*** Block opens ***

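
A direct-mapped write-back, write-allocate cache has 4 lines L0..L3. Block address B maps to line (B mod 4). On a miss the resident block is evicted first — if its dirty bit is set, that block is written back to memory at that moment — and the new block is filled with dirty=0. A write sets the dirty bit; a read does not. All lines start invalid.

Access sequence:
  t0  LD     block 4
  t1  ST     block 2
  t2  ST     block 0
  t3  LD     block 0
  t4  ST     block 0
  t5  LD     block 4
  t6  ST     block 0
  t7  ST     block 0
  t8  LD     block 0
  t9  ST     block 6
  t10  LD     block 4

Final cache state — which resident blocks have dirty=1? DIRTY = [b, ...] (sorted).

DIRTY = [6]

0: R B4 → L0 miss [-]
1: W B2 → L2 miss [D]
2: W B0 → L0 miss [D]
3: R B0 → L0 hit [D]
4: W B0 → L0 hit [D]
5: R B4 → L0 miss wb→B0 [-]
6: W B0 → L0 miss [D]
7: W B0 → L0 hit [D]
8: R B0 → L0 hit [D]
9: W B6 → L2 miss wb→B2 [D]
10: R B4 → L0 miss wb→B0 [-]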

*** Block closes ***

WHAT YOU WILL DO
Return the full material exactly.

RESPONSE AREA
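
A direct-mapped write-back, write-allocate cache has 4 lines L0..L3. Block address B maps to line (B mod 4). On a miss the resident block is evicted first — if its dirty bit is set, that block is written back to memory at that moment — and the new block is filled with dirty=0. A write sets the dirty bit; a read does not. All lines start invalid.

Access sequence:
  t0  LD     block 4
  t1  ST     block 2
  t2  ST     block 0
  t3  LD     block 0
  t4  ST     block 0
  t5  LD     block 4
  t6  ST     block 0
  t7  ST     block 0
  t8  LD     block 0
  t9  ST     block 6
  t10  LD     block 4

Final cache state — which resident blocks have dirty=1? DIRTY = [b, ...] (sorted).

DIRTY = [6]

0: R B4 → L0 miss [-]
1: W B2 → L2 miss [D]
2: W B0 → L0 miss [D]
3: R B0 → L0 hit [D]
4: W B0 → L0 hit [D]
5: R B4 → L0 miss wb→B0 [-]
6: W B0 → L0 miss [D]
7: W B0 → L0 hit [D]
8: R B0 → L0 hit [D]
9: W B6 → L2 miss wb→B2 [D]
10: R B4 → L0 miss wb→B0 [-]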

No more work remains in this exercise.